Saved entries:
=== Section Start ===

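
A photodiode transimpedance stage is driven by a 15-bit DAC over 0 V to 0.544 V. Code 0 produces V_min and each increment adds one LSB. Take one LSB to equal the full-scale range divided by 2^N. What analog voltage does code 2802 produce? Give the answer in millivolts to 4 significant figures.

V_FS = 0.544 V. LSB = 0.544 V / 2^15.
V_out = V_min + code × LSB = 0 V + 2802 × 0.544 V / 32768
      = 0 V + 0.0465176 V = 0.0465176 V.

46.52 mV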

=== Section End ===

The full set of lines above should be retyped without a single change.

Solution to this task
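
A photodiode transimpedance stage is driven by a 15-bit DAC over 0 V to 0.544 V. Code 0 produces V_min and each increment adds one LSB. Take one LSB to equal the full-scale range divided by 2^N. What analog voltage does code 2802 produce? Give the answer in millivolts to 4 significant figures.

V_FS = 0.544 V. LSB = 0.544 V / 2^15.
V_out = V_min + code × LSB = 0 V + 2802 × 0.544 V / 32768
      = 0 V + 0.0465176 V = 0.0465176 V.

46.52 mV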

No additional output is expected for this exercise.